== SOURCE DATA ==

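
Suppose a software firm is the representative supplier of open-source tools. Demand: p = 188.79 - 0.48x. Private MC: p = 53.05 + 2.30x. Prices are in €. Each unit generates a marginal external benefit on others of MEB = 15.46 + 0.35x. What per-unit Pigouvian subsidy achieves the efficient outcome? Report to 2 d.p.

subsidy = €37.24 per unit

Social marginal cost = private MC − MEB = 37.59 + 1.95x.
Set SMC = demand: 37.59 + 1.95x = 188.79 - 0.48x → x* = 62.2222.
The Pigouvian subsidy equals MEB at x*: 15.46 + 0.35×62.2222 = 37.2378.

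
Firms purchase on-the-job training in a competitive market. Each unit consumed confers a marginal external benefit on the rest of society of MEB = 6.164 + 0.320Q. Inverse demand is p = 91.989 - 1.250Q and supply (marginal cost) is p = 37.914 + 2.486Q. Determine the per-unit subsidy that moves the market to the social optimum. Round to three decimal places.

Social marginal benefit = demand + MEB = 98.153 - 0.930Q.
Set SMB = MC: 98.153 - 0.930Q = 37.914 + 2.486Q → Q* = 17.6344.
The Pigouvian subsidy equals MEB at Q*: 6.164 + 0.320×17.6344 = 11.8070.

subsidy = 11.807 per unit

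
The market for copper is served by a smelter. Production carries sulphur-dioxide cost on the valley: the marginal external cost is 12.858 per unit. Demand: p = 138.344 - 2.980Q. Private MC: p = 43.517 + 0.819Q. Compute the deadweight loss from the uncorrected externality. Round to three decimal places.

DWL = 21.759

Market equilibrium (private): 43.517 + 0.819Q = 138.344 - 2.980Q → Q_m = 24.9610.
Social marginal cost = private MC + MEC = 56.375 + 0.819Q.
Set SMC = demand: 56.375 + 0.819Q = 138.344 - 2.980Q → Q* = 21.5765.
Between Q* and Q_m the wedge SMC − demand runs linearly from 0 to MEC(Q_m), so the loss is a triangle.
DWL = ½ × 3.3845 × 12.8580 = 21.7590.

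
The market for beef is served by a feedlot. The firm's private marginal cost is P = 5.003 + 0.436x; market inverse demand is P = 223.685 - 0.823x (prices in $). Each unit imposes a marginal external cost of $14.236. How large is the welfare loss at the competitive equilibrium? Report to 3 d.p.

Market equilibrium (private): 5.003 + 0.436x = 223.685 - 0.823x → x_m = 173.6950.
Social marginal cost = private MC + MEC = 19.239 + 0.436x.
Set SMC = demand: 19.239 + 0.436x = 223.685 - 0.823x → x* = 162.3876.
The welfare-loss triangle has base |x_m − x*| and height MEC(x_m) (the vertical gap between SMC and demand is zero at x* and MEC at x_m).
DWL = ½ × 11.3074 × 14.2360 = 80.4861.

DWL = $80.486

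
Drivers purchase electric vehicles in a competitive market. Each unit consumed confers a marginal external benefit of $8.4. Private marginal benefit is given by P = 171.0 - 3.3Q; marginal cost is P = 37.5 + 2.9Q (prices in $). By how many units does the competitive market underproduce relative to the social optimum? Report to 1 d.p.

Market equilibrium (private): 37.5 + 2.9Q = 171.0 - 3.3Q → Q_m = 21.5323.
Social marginal benefit = demand + MEB = 179.4 - 3.3Q.
Set SMB = MC: 179.4 - 3.3Q = 37.5 + 2.9Q → Q* = 22.8871.
Gap = |21.5323 − 22.8871| = 1.3548.

1.4 units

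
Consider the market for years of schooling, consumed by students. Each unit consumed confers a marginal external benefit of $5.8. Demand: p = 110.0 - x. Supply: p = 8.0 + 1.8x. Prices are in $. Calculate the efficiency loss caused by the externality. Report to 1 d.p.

DWL = $6.0

Market equilibrium (private): 8.0 + 1.8x = 110.0 - x → x_m = 36.4286.
Social marginal benefit = demand + MEB = 115.8 - x.
Set SMB = MC: 115.8 - x = 8.0 + 1.8x → x* = 38.5000.
The welfare-loss triangle has base |x_m − x*| and height MEB(x_m) (the vertical gap between SMB and MC is zero at x* and MEB at x_m).
DWL = ½ × 2.0714 × 5.8000 = 6.0071.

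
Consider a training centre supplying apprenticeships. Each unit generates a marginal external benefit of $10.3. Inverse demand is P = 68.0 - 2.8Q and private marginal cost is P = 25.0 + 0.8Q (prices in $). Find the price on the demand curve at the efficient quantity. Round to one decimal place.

P = $26.5

Social marginal cost = private MC − MEB = 14.7 + 0.8Q.
Set SMC = demand: 14.7 + 0.8Q = 68.0 - 2.8Q → Q* = 14.8056.
Consumer price on the demand curve at Q*: 68.0 − 2.8×14.8056 = 26.5443.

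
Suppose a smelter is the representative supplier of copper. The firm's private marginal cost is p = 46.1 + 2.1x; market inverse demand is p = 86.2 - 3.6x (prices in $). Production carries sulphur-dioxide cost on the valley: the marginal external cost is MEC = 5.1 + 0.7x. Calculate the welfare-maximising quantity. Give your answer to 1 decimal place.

Social marginal cost = private MC + MEC = 51.2 + 2.8x.
Set SMC = demand: 51.2 + 2.8x = 86.2 - 3.6x → x* = 5.4688.

x* = 5.5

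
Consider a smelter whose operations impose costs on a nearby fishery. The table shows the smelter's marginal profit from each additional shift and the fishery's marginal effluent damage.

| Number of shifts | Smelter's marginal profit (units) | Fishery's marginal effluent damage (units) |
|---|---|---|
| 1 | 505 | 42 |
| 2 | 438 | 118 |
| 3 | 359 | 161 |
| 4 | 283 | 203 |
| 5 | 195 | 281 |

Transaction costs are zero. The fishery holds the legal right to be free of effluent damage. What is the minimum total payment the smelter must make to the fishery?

524

Efficient level: marginal profit ≥ marginal effluent damage through level 4, so k* = 4.
With the fishery holding the right, the smelter must at least compensate total damage at k*: 42 + 118 + 161 + 203 = 524.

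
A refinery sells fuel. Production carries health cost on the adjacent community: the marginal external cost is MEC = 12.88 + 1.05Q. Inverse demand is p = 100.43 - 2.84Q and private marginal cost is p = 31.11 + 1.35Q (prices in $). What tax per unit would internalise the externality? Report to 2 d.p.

tax = $24.19 per unit

Social marginal cost = private MC + MEC = 43.99 + 2.40Q.
Set SMC = demand: 43.99 + 2.40Q = 100.43 - 2.84Q → Q* = 10.7710.
The Pigouvian tax equals MEC at Q*: 12.88 + 1.05×10.7710 = 24.1896.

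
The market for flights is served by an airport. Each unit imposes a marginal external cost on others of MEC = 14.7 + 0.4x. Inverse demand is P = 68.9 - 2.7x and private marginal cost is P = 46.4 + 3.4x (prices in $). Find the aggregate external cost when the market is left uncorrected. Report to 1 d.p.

Market equilibrium (private): 46.4 + 3.4x = 68.9 - 2.7x → x_m = 3.6885.
Total external cost = ∫₀^{x_m} (14.7 + 0.4x) dx = 14.7×3.6885 + ½×0.4×3.6885² = 56.9420.

$56.9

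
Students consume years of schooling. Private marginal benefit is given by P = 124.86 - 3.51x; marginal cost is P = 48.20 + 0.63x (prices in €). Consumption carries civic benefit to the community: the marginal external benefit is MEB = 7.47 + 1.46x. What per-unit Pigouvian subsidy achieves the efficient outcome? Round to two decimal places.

subsidy = €53.30 per unit

Social marginal benefit = demand + MEB = 132.33 - 2.05x.
Set SMB = MC: 132.33 - 2.05x = 48.20 + 0.63x → x* = 31.3918.
The Pigouvian subsidy equals MEB at x*: 7.47 + 1.46×31.3918 = 53.3020.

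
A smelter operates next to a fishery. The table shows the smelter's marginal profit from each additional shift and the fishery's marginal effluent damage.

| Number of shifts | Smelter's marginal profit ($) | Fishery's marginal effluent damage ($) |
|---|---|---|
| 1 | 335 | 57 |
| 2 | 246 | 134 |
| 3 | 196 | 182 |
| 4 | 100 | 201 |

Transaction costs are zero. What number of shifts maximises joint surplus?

3

Bargaining reaches the level where marginal profit last exceeds marginal effluent damage.
That holds through level 3 (196 ≥ 182) but not at 4 (100 < 201).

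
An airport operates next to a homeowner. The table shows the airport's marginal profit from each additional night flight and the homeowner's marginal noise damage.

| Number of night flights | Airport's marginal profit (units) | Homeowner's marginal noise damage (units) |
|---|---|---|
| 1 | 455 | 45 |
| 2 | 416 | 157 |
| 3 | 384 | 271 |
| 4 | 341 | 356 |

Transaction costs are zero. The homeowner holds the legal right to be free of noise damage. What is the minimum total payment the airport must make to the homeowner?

Efficient level: marginal profit ≥ marginal noise damage through level 3, so k* = 3.
With the homeowner holding the right, the airport must at least compensate total damage at k*: 45 + 157 + 271 = 473.

473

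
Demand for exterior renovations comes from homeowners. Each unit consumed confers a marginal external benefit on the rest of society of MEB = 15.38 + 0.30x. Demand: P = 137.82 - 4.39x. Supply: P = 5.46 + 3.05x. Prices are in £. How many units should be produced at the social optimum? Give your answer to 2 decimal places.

x* = 20.69

Social marginal benefit = demand + MEB = 153.20 - 4.09x.
Set SMB = MC: 153.20 - 4.09x = 5.46 + 3.05x → x* = 20.6919.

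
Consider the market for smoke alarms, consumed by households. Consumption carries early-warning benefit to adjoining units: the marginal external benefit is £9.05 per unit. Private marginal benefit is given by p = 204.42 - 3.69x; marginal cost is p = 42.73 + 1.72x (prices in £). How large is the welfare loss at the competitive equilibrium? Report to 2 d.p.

DWL = £7.57

Market equilibrium (private): 42.73 + 1.72x = 204.42 - 3.69x → x_m = 29.8872.
Social marginal benefit = demand + MEB = 213.47 - 3.69x.
Set SMB = MC: 213.47 - 3.69x = 42.73 + 1.72x → x* = 31.5601.
The welfare-loss triangle has base |x_m − x*| and height MEB(x_m) (the vertical gap between SMB and MC is zero at x* and MEB at x_m).
DWL = ½ × 1.6729 × 9.0500 = 7.5699.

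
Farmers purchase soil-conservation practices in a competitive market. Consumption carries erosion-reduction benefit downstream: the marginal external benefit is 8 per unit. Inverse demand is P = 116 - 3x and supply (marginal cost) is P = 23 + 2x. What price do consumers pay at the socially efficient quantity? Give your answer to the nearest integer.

P = 55

Social marginal benefit = demand + MEB = 124 - 3x.
Set SMB = MC: 124 - 3x = 23 + 2x → x* = 20.2000.
Consumer price on the demand curve at x*: 116 − 3×20.2000 = 55.4000.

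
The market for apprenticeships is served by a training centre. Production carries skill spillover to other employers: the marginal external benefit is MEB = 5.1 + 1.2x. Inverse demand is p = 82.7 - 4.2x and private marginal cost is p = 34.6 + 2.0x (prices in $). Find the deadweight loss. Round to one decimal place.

Market equilibrium (private): 34.6 + 2.0x = 82.7 - 4.2x → x_m = 7.7581.
Social marginal cost = private MC − MEB = 29.5 + 0.8x.
Set SMC = demand: 29.5 + 0.8x = 82.7 - 4.2x → x* = 10.6400.
Height of the DWL triangle at x_m is demand(x_m) − SMC(x_m) = MEB(x_m) = 14.4097.
DWL = ½ × 2.8819 × 14.4097 = 20.7637.

DWL = $20.8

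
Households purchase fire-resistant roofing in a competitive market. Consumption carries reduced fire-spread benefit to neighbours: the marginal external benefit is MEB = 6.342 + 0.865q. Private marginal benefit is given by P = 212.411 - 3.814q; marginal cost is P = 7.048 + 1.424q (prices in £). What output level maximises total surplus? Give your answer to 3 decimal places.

q* = 48.412

Social marginal benefit = demand + MEB = 218.753 - 2.949q.
Set SMB = MC: 218.753 - 2.949q = 7.048 + 1.424q → q* = 48.4118.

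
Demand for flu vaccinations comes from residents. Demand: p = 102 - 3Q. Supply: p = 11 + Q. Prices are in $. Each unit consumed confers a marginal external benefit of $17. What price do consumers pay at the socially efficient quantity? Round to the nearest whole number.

Social marginal benefit = demand + MEB = 119 - 3Q.
Set SMB = MC: 119 - 3Q = 11 + Q → Q* = 27.0000.
Consumer price on the demand curve at Q*: 102 − 3×27.0000 = 21.0000.

P = $21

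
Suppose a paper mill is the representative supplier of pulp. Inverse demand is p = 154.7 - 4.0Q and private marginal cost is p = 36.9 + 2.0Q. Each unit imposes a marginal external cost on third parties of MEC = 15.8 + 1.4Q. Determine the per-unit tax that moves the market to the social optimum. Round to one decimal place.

Social marginal cost = private MC + MEC = 52.7 + 3.4Q.
Set SMC = demand: 52.7 + 3.4Q = 154.7 - 4.0Q → Q* = 13.7838.
The Pigouvian tax equals MEC at Q*: 15.8 + 1.4×13.7838 = 35.0973.

tax = 35.1 per unit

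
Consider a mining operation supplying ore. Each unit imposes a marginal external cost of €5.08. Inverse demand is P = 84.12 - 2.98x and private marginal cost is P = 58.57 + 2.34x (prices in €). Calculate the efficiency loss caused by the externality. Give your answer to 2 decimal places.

Market equilibrium (private): 58.57 + 2.34x = 84.12 - 2.98x → x_m = 4.8026.
Social marginal cost = private MC + MEC = 63.65 + 2.34x.
Set SMC = demand: 63.65 + 2.34x = 84.12 - 2.98x → x* = 3.8477.
The loss is the area between SMC and demand from x* to x_m; with linear curves that's a triangle of height MEC(x_m).
DWL = ½ × 0.9549 × 5.0800 = 2.4254.

DWL = €2.43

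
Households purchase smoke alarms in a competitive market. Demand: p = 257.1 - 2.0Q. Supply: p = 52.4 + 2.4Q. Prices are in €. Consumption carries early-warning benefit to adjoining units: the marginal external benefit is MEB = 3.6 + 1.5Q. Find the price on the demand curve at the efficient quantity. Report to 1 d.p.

P = €113.4

Social marginal benefit = demand + MEB = 260.7 - 0.5Q.
Set SMB = MC: 260.7 - 0.5Q = 52.4 + 2.4Q → Q* = 71.8276.
Consumer price on the demand curve at Q*: 257.1 − 2.0×71.8276 = 113.4448.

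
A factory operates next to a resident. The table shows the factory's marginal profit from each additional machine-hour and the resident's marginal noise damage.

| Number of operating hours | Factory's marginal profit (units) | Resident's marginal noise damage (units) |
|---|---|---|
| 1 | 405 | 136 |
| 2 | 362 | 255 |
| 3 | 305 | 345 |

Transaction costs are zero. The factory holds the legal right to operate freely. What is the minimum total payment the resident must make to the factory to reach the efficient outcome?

Left alone the factory would choose level 3 (marginal profit stays positive).
Efficient level: k* = 2 (marginal profit ≥ marginal noise damage through 2).
The resident must at least cover the factory's forgone profit from cutting 3→2: 305 = 305.

305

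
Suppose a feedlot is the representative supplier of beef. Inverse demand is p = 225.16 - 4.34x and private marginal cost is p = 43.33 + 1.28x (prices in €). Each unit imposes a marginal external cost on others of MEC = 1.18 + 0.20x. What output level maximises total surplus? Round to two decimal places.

x* = 31.04

Social marginal cost = private MC + MEC = 44.51 + 1.48x.
Set SMC = demand: 44.51 + 1.48x = 225.16 - 4.34x → x* = 31.0395.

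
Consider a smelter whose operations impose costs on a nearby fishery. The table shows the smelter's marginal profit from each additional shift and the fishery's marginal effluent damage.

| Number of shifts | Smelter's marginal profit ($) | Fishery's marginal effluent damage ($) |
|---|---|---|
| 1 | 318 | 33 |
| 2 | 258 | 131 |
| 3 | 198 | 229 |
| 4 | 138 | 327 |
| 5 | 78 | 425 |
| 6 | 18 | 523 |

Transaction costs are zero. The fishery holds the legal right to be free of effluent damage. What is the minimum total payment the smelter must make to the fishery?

Efficient level: marginal profit ≥ marginal effluent damage through level 2, so k* = 2.
With the fishery holding the right, the smelter must at least compensate total damage at k*: 33 + 131 = 164.

$164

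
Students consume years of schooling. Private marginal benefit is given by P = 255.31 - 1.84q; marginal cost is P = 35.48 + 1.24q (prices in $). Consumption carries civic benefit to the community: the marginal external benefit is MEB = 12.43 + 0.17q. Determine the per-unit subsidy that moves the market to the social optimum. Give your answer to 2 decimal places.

subsidy = $26.00 per unit

Social marginal benefit = demand + MEB = 267.74 - 1.67q.
Set SMB = MC: 267.74 - 1.67q = 35.48 + 1.24q → q* = 79.8144.
The Pigouvian subsidy equals MEB at q*: 12.43 + 0.17×79.8144 = 25.9984.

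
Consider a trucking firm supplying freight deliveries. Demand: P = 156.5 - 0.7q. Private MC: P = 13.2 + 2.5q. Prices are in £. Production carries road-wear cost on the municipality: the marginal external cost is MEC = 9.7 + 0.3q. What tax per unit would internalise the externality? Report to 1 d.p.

Social marginal cost = private MC + MEC = 22.9 + 2.8q.
Set SMC = demand: 22.9 + 2.8q = 156.5 - 0.7q → q* = 38.1714.
The Pigouvian tax equals MEC at q*: 9.7 + 0.3×38.1714 = 21.1514.

tax = £21.2 per unit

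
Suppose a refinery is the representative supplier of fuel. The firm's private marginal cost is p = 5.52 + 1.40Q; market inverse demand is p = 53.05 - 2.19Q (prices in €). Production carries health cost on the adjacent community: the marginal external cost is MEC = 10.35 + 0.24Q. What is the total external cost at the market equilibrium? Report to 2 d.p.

€158.06

Market equilibrium (private): 5.52 + 1.40Q = 53.05 - 2.19Q → Q_m = 13.2396.
Total external cost = ∫₀^{Q_m} (10.35 + 0.24Q) dQ = 10.35×13.2396 + ½×0.24×13.2396² = 158.0643.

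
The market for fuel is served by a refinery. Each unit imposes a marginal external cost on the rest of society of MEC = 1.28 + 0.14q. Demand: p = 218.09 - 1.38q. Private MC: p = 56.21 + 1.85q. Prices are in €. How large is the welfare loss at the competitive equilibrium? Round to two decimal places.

Market equilibrium (private): 56.21 + 1.85q = 218.09 - 1.38q → q_m = 50.1176.
Social marginal cost = private MC + MEC = 57.49 + 1.99q.
Set SMC = demand: 57.49 + 1.99q = 218.09 - 1.38q → q* = 47.6558.
The loss is the area between SMC and demand from q* to q_m; with linear curves that's a triangle of height MEC(q_m).
DWL = ½ × 2.4618 × 8.2965 = 10.2122.

DWL = €10.21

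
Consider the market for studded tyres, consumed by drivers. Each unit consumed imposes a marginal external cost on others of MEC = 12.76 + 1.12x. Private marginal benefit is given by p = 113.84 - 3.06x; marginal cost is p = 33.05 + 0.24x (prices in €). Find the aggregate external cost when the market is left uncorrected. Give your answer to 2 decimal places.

€648.03

Market equilibrium (private): 33.05 + 0.24x = 113.84 - 3.06x → x_m = 24.4818.
Total external cost = ∫₀^{x_m} (12.76 + 1.12x) dx = 12.76×24.4818 + ½×1.12×24.4818² = 648.0285.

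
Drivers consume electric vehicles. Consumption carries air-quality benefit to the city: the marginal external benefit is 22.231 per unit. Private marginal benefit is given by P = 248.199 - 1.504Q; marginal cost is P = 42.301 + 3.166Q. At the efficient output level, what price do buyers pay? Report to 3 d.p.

Social marginal benefit = demand + MEB = 270.430 - 1.504Q.
Set SMB = MC: 270.430 - 1.504Q = 42.301 + 3.166Q → Q* = 48.8499.
Consumer price on the demand curve at Q*: 248.199 − 1.504×48.8499 = 174.7288.

P = 174.729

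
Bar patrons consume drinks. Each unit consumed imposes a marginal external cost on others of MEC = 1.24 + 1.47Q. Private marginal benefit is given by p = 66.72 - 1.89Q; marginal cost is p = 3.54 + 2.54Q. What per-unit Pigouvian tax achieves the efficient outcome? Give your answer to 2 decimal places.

tax = 16.67 per unit

Social marginal benefit = demand − MEC = 65.48 - 3.36Q.
Set SMB = MC: 65.48 - 3.36Q = 3.54 + 2.54Q → Q* = 10.4983.
The Pigouvian tax equals MEC at Q*: 1.24 + 1.47×10.4983 = 16.6725.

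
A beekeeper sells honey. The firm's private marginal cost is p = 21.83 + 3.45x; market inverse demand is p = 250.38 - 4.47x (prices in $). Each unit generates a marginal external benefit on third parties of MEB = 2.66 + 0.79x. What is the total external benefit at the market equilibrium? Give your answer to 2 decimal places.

$405.69

Market equilibrium (private): 21.83 + 3.45x = 250.38 - 4.47x → x_m = 28.8573.
Total external benefit = ∫₀^{x_m} (2.66 + 0.79x) dx = 2.66×28.8573 + ½×0.79×28.8573² = 405.6942.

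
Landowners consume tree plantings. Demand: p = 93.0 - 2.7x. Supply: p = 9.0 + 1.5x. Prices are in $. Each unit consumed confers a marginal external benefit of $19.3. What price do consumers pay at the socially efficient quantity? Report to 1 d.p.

Social marginal benefit = demand + MEB = 112.3 - 2.7x.
Set SMB = MC: 112.3 - 2.7x = 9.0 + 1.5x → x* = 24.5952.
Consumer price on the demand curve at x*: 93.0 − 2.7×24.5952 = 26.5930.

P = $26.6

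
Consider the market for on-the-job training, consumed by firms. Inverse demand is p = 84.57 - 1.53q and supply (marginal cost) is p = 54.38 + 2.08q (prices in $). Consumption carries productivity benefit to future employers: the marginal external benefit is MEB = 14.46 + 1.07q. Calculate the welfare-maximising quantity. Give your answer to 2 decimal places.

Social marginal benefit = demand + MEB = 99.03 - 0.46q.
Set SMB = MC: 99.03 - 0.46q = 54.38 + 2.08q → q* = 17.5787.

q* = 17.58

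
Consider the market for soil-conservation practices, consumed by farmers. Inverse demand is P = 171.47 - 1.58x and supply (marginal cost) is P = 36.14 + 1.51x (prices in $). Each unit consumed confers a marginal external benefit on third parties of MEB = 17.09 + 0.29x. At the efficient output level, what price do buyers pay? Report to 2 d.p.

Social marginal benefit = demand + MEB = 188.56 - 1.29x.
Set SMB = MC: 188.56 - 1.29x = 36.14 + 1.51x → x* = 54.4357.
Consumer price on the demand curve at x*: 171.47 − 1.58×54.4357 = 85.4616.

P = $85.46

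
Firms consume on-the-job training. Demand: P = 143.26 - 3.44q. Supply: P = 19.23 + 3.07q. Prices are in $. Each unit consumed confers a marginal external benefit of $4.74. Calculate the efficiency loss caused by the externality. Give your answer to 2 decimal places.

Market equilibrium (private): 19.23 + 3.07q = 143.26 - 3.44q → q_m = 19.0522.
Social marginal benefit = demand + MEB = 148.00 - 3.44q.
Set SMB = MC: 148.00 - 3.44q = 19.23 + 3.07q → q* = 19.7803.
The welfare-loss triangle has base |q_m − q*| and height MEB(q_m) (the vertical gap between SMB and MC is zero at q* and MEB at q_m).
DWL = ½ × 0.7281 × 4.7400 = 1.7256.

DWL = $1.73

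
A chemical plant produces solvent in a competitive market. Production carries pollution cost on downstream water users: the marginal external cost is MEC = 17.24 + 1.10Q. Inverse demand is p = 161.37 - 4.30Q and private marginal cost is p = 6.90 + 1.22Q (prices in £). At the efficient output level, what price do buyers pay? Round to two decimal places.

P = £72.23

Social marginal cost = private MC + MEC = 24.14 + 2.32Q.
Set SMC = demand: 24.14 + 2.32Q = 161.37 - 4.30Q → Q* = 20.7296.
Consumer price on the demand curve at Q*: 161.37 − 4.30×20.7296 = 72.2327.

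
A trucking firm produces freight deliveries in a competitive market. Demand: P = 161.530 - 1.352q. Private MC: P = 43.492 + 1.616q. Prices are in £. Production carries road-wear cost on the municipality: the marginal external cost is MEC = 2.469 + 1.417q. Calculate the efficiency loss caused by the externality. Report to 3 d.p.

DWL = £394.549

Market equilibrium (private): 43.492 + 1.616q = 161.530 - 1.352q → q_m = 39.7702.
Social marginal cost = private MC + MEC = 45.961 + 3.033q.
Set SMC = demand: 45.961 + 3.033q = 161.530 - 1.352q → q* = 26.3555.
The welfare-loss triangle has base |q_m − q*| and height MEC(q_m) (the vertical gap between SMC and demand is zero at q* and MEC at q_m).
DWL = ½ × 13.4147 × 58.8234 = 394.5491.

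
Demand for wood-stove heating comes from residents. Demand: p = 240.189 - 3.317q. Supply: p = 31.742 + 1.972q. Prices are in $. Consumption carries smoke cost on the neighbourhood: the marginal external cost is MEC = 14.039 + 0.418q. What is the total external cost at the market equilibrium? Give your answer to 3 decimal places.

Market equilibrium (private): 31.742 + 1.972q = 240.189 - 3.317q → q_m = 39.4114.
Total external cost = ∫₀^{q_m} (14.039 + 0.418q) dq = 14.039×39.4114 + ½×0.418×39.4114² = 877.9277.

$877.928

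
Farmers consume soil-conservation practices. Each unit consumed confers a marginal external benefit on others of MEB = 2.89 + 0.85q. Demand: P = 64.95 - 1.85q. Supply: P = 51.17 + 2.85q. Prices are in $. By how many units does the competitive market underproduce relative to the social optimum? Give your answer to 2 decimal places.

Market equilibrium (private): 51.17 + 2.85q = 64.95 - 1.85q → q_m = 2.9319.
Social marginal benefit = demand + MEB = 67.84 - q.
Set SMB = MC: 67.84 - q = 51.17 + 2.85q → q* = 4.3299.
Gap = |2.9319 − 4.3299| = 1.3980.

1.40 units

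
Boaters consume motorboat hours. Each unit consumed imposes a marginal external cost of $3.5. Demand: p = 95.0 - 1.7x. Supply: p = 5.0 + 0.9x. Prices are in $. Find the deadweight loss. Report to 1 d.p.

DWL = $2.4

Market equilibrium (private): 5.0 + 0.9x = 95.0 - 1.7x → x_m = 34.6154.
Social marginal benefit = demand − MEC = 91.5 - 1.7x.
Set SMB = MC: 91.5 - 1.7x = 5.0 + 0.9x → x* = 33.2692.
Between x* and x_m the wedge MC − SMB runs linearly from 0 to MEC(x_m), so the loss is a triangle.
DWL = ½ × 1.3462 × 3.5000 = 2.3559.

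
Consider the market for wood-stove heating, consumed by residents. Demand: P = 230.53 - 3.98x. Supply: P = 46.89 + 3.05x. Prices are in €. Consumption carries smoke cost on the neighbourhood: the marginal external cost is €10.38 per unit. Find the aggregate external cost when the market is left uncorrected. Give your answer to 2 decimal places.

€271.15

Market equilibrium (private): 46.89 + 3.05x = 230.53 - 3.98x → x_m = 26.1223.
Total external cost = MEC × x_m = 10.38 × 26.1223 = 271.1495.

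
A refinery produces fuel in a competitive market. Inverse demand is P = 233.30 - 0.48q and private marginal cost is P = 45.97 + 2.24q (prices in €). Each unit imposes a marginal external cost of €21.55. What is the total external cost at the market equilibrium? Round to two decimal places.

Market equilibrium (private): 45.97 + 2.24q = 233.30 - 0.48q → q_m = 68.8713.
Total external cost = MEC × q_m = 21.55 × 68.8713 = 1484.1765.

€1484.18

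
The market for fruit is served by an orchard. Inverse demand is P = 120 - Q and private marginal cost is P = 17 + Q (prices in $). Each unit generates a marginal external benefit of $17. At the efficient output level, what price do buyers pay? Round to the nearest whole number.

Social marginal cost = private MC − MEB = 0 + Q.
Set SMC = demand: 0 + Q = 120 - Q → Q* = 60.0000.
Consumer price on the demand curve at Q*: 120 − 1×60.0000 = 60.0000.

P = $60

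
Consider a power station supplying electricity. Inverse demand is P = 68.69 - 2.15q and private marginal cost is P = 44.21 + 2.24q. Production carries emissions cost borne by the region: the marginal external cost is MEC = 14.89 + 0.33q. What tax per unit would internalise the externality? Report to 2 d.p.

Social marginal cost = private MC + MEC = 59.10 + 2.57q.
Set SMC = demand: 59.10 + 2.57q = 68.69 - 2.15q → q* = 2.0318.
The Pigouvian tax equals MEC at q*: 14.89 + 0.33×2.0318 = 15.5605.

tax = 15.56 per unit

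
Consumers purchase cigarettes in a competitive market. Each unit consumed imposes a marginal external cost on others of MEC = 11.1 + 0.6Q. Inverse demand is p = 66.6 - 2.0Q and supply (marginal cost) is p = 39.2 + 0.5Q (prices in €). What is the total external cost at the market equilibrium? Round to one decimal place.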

===

* [WORK TO BE COMPLETED]:
Go through the entries above and report every line in which the word "night" appears.

* [OUTPUT FOR THIS EXERCISE]:
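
An airport operates next to a homeowner. The table shows the airport's marginal profit from each additional night flight and the homeowner's marginal noise damage.
| Number of night flights | Airport's marginal profit (units) | Homeowner's marginal noise damage (units) |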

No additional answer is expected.